Problem requirements » Begin at the line that contains "Determine the linear belt speed for a pulley spinning at 50.8250" and repeat every line from there to the end of the records below, inclusive, without adding any other line.

Records to process »

BEGIN

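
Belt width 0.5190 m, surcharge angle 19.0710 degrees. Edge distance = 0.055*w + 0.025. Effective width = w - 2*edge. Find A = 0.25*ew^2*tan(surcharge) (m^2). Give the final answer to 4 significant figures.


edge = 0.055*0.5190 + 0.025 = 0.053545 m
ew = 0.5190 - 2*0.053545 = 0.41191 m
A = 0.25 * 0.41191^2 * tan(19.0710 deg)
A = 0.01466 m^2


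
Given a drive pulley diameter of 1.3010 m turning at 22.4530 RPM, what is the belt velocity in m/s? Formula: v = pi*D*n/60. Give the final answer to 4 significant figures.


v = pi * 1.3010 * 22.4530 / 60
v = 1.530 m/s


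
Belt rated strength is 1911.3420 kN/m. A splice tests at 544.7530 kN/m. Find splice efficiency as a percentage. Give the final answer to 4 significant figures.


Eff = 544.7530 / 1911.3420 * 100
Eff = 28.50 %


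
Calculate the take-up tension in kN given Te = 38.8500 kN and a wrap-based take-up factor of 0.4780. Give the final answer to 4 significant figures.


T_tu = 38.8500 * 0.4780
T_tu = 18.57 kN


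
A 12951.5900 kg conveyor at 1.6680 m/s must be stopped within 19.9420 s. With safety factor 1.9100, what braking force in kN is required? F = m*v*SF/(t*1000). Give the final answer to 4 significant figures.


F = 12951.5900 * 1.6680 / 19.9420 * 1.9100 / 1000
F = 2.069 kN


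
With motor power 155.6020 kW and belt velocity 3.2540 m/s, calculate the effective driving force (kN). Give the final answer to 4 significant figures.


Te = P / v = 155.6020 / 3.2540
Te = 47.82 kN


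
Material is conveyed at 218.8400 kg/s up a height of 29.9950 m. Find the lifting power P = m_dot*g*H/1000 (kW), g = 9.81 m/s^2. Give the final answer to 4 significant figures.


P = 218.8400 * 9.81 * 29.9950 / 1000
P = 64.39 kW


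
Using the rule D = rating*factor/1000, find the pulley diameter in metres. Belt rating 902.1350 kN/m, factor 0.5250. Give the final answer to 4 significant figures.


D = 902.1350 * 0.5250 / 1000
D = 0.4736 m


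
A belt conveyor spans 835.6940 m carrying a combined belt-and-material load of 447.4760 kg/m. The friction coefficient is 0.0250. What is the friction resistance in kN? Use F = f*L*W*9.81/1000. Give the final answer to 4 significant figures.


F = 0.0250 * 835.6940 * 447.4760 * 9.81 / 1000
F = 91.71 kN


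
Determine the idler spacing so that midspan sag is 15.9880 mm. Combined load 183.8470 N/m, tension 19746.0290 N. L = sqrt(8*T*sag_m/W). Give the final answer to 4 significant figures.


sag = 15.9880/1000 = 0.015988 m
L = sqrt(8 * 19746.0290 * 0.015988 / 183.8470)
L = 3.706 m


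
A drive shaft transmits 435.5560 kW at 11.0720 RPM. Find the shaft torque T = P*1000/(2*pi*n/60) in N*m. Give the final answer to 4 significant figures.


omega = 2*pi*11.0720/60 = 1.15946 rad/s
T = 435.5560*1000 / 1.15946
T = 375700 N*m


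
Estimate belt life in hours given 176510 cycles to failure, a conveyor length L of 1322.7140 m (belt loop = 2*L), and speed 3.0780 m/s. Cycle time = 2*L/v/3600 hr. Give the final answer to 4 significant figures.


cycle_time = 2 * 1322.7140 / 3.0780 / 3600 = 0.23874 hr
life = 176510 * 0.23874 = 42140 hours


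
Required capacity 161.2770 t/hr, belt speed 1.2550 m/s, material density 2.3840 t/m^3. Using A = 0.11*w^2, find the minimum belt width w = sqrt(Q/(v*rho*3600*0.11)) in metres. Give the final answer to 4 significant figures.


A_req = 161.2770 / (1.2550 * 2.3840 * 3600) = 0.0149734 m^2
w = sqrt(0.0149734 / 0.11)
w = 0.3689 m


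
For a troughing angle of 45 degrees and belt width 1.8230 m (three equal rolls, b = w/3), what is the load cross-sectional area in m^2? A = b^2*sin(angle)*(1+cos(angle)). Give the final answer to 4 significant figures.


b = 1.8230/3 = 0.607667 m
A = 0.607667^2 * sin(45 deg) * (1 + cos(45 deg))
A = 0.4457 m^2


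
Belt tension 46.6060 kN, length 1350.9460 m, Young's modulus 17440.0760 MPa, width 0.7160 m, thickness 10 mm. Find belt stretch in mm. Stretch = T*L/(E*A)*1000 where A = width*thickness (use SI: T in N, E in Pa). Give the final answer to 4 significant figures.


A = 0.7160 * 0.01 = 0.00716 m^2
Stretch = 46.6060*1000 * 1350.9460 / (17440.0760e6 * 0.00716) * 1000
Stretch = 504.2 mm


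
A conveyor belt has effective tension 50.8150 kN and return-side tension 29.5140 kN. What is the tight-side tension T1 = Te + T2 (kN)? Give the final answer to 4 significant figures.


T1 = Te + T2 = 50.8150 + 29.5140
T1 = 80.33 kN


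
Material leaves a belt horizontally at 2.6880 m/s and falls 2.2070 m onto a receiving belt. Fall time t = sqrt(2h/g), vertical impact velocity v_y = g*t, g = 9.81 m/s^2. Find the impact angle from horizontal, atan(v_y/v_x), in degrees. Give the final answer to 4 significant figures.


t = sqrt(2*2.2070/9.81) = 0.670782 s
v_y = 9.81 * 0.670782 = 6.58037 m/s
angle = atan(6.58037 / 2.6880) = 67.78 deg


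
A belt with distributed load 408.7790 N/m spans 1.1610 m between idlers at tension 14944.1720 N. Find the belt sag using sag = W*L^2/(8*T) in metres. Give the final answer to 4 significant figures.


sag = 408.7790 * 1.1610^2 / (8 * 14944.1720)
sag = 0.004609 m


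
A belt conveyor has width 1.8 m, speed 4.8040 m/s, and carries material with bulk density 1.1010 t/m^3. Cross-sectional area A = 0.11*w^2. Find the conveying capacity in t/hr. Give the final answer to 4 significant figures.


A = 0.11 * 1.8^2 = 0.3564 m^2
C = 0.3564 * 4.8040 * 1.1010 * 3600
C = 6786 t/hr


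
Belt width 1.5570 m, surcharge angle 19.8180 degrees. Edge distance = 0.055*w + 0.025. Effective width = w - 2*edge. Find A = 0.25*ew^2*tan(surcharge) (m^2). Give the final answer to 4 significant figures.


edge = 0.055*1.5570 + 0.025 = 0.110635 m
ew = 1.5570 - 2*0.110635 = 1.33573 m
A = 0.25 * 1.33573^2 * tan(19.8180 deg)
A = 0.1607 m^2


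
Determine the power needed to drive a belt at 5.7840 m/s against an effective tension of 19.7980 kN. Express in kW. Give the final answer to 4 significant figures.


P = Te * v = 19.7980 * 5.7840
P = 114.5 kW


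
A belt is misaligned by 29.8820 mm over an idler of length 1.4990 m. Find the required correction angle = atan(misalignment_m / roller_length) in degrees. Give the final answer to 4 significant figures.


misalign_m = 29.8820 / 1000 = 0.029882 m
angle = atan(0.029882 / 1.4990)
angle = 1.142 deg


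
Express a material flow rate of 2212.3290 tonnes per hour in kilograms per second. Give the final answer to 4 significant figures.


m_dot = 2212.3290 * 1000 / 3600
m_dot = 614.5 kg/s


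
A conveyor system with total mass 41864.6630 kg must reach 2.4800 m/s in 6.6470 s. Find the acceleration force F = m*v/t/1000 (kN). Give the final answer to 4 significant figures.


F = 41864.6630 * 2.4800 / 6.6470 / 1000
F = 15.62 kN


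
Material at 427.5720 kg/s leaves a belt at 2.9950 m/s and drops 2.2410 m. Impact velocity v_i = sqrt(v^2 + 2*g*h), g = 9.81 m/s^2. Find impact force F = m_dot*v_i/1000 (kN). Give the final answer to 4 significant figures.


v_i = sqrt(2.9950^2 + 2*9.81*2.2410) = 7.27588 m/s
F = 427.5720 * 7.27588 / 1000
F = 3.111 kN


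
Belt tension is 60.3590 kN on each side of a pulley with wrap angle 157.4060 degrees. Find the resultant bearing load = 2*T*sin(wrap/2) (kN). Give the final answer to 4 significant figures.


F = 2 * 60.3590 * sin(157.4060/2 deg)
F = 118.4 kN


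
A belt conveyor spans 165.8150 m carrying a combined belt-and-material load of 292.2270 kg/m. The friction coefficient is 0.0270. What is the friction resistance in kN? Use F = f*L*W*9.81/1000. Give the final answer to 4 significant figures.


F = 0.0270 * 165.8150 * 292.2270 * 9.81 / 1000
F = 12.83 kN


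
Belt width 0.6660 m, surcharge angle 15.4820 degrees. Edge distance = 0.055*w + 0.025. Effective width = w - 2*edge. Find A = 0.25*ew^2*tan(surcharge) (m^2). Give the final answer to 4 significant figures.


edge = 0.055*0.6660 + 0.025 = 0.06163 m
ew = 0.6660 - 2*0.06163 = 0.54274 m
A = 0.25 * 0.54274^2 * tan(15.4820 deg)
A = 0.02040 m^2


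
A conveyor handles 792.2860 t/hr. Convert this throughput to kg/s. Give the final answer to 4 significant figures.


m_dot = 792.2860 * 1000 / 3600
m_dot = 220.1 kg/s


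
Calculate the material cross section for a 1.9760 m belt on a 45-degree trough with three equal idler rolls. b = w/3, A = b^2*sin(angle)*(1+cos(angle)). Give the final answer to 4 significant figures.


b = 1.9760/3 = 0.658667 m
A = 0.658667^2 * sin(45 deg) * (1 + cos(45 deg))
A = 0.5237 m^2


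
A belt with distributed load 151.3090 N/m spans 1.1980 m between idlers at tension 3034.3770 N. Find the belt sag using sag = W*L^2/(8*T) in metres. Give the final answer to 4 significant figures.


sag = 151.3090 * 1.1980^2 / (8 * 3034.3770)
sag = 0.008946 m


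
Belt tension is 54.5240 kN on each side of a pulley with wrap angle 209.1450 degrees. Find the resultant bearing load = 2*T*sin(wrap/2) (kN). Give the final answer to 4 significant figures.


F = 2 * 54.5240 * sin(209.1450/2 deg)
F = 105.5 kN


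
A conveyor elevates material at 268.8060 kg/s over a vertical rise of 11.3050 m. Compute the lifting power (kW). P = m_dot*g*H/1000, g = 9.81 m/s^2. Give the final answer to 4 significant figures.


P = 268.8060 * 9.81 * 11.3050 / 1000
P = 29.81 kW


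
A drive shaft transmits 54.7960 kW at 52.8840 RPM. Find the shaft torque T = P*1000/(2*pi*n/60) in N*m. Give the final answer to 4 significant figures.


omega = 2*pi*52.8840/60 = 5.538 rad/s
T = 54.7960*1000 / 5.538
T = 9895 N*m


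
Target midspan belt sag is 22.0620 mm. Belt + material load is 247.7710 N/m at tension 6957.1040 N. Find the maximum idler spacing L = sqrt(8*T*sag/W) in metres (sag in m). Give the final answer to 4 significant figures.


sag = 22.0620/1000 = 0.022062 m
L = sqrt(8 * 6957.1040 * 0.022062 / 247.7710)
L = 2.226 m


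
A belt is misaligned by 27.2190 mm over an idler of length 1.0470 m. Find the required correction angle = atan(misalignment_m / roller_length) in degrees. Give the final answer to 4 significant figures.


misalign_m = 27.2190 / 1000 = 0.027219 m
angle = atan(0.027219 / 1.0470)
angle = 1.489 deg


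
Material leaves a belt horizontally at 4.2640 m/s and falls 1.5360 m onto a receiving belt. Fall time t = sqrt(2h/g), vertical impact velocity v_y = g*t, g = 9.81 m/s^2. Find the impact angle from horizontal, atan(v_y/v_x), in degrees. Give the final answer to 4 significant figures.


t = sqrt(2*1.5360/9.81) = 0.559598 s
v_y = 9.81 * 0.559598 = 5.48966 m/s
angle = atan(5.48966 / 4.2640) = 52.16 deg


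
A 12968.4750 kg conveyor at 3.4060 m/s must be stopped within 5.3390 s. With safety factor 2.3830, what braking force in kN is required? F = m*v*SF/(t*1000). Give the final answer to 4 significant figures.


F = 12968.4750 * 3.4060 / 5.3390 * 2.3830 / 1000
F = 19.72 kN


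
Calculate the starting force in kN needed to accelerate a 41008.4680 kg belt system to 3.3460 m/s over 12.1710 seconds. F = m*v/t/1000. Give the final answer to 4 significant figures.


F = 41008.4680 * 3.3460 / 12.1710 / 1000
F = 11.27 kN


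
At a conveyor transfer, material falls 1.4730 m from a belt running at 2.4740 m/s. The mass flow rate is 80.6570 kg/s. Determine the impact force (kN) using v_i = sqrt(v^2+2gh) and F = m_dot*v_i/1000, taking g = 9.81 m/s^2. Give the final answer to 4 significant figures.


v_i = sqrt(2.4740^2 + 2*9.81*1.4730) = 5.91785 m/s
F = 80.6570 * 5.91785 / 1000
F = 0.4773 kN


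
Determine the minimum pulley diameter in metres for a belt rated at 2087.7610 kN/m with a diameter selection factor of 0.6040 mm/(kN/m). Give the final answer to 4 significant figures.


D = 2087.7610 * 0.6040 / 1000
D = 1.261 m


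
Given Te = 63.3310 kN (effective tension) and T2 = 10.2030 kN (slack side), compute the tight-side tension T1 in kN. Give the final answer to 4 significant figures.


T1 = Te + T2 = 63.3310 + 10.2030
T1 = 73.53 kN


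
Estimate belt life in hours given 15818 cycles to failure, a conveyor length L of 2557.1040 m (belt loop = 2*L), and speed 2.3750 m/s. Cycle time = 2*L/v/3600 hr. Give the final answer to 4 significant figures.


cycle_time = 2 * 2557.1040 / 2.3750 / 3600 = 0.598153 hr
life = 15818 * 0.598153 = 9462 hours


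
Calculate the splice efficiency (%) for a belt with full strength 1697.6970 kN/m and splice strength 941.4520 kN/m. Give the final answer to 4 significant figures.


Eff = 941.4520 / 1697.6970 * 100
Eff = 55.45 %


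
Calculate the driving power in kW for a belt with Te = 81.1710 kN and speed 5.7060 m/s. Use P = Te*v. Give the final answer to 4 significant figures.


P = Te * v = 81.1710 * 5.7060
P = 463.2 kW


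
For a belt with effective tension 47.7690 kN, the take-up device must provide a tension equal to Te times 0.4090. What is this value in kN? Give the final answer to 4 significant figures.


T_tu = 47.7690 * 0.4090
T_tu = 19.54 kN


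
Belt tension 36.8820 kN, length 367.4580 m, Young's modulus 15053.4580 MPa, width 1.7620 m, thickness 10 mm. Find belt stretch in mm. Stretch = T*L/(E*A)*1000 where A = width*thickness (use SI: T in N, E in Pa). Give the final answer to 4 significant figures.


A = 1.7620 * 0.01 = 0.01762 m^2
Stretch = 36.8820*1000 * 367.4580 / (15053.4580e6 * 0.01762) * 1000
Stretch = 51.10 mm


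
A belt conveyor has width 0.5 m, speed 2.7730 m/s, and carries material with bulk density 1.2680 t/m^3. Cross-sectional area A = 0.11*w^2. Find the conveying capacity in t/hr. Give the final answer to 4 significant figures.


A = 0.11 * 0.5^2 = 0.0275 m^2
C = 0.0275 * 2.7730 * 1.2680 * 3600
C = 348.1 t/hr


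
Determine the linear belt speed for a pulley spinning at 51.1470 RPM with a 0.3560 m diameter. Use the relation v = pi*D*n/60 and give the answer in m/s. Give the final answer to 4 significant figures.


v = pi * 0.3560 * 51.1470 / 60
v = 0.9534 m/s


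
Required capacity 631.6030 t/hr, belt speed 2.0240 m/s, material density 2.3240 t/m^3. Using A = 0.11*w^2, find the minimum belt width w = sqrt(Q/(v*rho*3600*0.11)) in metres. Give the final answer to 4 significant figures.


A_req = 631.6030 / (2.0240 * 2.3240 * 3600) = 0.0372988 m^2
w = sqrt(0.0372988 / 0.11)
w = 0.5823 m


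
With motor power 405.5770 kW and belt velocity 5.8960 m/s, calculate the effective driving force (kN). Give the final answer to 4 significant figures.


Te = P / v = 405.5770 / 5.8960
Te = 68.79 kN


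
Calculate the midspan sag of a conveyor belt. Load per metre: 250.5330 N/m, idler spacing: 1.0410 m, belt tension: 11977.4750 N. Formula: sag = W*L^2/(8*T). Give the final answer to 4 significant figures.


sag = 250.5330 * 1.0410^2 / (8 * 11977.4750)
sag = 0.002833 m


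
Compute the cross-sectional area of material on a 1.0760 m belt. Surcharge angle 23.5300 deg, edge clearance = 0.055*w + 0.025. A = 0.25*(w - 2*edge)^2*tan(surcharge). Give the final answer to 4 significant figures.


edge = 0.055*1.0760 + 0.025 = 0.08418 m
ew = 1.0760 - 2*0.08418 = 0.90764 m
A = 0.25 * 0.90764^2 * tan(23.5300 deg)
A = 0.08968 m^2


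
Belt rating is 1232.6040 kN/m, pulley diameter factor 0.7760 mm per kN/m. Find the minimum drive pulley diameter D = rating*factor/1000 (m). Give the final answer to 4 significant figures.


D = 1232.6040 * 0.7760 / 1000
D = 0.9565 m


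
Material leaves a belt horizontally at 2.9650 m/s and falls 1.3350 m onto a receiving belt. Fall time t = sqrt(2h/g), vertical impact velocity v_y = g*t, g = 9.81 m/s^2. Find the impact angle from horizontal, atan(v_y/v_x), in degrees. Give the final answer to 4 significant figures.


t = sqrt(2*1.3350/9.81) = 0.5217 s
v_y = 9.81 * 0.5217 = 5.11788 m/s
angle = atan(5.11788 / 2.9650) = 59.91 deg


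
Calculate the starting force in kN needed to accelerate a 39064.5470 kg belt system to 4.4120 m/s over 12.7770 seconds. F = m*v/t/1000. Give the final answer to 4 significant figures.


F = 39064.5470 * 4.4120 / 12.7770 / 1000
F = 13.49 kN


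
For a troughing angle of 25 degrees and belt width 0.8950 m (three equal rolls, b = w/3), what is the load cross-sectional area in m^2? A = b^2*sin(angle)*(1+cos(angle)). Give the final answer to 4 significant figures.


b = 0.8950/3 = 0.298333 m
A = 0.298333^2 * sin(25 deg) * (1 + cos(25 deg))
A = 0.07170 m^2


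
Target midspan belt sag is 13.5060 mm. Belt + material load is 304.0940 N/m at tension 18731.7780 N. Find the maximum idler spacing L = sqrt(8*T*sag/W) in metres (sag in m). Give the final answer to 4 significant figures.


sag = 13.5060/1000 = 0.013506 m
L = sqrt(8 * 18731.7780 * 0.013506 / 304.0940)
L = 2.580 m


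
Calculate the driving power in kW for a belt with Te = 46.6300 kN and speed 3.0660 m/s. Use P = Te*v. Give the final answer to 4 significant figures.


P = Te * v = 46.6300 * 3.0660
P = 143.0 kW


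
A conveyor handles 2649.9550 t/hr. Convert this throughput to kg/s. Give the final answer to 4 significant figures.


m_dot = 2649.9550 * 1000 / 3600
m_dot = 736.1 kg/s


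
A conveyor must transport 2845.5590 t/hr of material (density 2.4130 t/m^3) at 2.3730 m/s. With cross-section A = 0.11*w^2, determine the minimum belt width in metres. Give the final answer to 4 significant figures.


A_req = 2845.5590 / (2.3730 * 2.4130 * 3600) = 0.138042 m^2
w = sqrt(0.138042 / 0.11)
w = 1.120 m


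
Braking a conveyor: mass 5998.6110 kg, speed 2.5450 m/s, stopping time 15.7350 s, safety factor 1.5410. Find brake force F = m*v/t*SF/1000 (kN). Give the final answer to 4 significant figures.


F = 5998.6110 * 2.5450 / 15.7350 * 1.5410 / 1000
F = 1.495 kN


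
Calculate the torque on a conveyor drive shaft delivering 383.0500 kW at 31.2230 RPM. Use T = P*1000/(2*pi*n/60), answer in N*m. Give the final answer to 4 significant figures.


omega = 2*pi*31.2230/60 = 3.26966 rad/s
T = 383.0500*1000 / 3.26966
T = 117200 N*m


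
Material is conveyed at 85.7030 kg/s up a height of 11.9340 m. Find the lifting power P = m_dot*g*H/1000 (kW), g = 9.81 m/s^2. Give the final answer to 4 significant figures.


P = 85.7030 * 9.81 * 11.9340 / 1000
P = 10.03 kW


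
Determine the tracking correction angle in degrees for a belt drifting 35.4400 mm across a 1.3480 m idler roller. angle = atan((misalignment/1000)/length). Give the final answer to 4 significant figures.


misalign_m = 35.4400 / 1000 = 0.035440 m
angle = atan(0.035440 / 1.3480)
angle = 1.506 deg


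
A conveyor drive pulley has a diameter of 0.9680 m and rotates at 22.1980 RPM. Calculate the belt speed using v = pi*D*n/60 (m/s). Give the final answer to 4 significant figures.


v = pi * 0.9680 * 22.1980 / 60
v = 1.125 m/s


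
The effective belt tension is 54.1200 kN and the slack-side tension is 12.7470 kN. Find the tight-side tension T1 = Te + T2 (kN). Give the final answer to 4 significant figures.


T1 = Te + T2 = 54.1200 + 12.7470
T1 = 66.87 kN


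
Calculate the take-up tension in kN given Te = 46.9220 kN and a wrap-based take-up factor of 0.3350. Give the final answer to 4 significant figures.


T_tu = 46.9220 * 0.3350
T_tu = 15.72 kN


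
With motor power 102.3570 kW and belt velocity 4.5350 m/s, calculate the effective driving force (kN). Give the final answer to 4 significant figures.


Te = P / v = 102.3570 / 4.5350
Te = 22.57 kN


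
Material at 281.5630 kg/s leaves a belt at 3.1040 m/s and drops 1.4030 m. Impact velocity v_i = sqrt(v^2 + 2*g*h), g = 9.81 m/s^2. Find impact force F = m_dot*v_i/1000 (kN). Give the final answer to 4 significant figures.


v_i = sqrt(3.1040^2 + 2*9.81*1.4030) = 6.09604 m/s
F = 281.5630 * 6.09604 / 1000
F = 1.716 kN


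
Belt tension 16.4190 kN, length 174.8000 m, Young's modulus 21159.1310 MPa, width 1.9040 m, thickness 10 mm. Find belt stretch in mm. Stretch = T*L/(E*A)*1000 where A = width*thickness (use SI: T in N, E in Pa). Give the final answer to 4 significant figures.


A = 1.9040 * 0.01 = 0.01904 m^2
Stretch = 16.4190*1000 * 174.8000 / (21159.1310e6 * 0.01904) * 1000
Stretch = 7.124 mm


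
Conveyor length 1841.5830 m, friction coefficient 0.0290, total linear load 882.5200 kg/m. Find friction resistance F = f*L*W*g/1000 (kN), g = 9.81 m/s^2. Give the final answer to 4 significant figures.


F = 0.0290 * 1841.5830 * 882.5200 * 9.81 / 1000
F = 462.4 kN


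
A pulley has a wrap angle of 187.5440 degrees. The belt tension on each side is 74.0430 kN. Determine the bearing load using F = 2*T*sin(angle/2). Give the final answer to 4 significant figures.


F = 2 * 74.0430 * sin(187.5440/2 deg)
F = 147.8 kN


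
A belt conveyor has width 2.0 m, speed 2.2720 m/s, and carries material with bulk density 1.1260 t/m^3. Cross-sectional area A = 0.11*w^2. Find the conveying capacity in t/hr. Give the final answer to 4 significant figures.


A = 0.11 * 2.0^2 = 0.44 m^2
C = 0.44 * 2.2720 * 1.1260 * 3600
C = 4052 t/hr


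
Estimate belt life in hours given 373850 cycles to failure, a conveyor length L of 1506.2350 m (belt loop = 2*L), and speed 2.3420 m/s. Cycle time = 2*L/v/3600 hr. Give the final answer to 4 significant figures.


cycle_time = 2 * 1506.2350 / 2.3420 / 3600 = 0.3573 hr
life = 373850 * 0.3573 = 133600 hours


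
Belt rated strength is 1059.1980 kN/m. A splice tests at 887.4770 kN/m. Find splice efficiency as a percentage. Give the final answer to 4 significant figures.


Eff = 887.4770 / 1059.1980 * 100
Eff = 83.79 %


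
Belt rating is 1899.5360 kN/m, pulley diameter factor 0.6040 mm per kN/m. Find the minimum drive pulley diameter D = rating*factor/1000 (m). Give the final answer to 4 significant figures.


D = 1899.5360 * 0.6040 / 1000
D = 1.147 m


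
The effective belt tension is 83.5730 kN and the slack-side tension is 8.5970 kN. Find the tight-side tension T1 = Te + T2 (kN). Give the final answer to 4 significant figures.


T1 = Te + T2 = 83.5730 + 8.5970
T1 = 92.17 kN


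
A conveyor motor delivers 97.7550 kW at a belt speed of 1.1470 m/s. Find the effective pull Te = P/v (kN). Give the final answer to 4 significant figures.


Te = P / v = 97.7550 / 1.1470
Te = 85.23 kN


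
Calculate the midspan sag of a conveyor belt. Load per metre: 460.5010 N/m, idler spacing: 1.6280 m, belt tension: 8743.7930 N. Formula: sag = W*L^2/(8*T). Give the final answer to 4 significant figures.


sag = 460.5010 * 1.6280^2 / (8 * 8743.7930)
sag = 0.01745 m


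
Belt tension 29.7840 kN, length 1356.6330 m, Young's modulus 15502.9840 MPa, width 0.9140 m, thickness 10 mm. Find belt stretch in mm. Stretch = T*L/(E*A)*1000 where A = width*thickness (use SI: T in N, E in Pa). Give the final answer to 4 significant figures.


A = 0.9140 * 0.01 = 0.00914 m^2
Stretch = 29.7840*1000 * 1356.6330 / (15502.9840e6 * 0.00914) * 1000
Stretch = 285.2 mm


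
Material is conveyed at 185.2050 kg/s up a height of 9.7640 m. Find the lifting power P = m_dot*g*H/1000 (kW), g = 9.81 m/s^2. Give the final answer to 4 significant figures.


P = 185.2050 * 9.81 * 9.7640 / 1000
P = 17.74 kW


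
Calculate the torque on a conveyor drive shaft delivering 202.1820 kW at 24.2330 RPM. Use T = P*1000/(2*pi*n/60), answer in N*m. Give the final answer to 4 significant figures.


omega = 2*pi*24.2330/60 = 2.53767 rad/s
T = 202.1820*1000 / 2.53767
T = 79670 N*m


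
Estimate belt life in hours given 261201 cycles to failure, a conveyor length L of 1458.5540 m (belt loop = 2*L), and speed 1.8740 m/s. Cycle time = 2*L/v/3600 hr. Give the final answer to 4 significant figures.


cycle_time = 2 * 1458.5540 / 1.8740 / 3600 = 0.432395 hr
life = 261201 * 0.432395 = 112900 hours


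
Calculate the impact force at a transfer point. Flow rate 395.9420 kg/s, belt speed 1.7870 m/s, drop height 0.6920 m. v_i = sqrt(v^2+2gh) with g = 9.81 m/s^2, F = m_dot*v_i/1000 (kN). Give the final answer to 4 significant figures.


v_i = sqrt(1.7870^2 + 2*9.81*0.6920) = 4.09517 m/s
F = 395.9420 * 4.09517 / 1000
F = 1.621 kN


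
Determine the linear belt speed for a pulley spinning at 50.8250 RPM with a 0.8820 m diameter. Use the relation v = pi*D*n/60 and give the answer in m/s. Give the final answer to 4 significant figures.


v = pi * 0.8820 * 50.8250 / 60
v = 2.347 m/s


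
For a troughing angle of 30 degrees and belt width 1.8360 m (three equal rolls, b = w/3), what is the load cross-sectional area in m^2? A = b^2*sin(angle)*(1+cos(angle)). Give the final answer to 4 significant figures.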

END

Finished task »
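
Determine the linear belt speed for a pulley spinning at 50.8250 RPM with a 0.8820 m diameter. Use the relation v = pi*D*n/60 and give the answer in m/s. Give the final answer to 4 significant figures.


v = pi * 0.8820 * 50.8250 / 60
v = 2.347 m/s


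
For a troughing angle of 30 degrees and belt width 1.8360 m (three equal rolls, b = w/3), what is the load cross-sectional area in m^2? A = b^2*sin(angle)*(1+cos(angle)). Give the final answer to 4 significant figures.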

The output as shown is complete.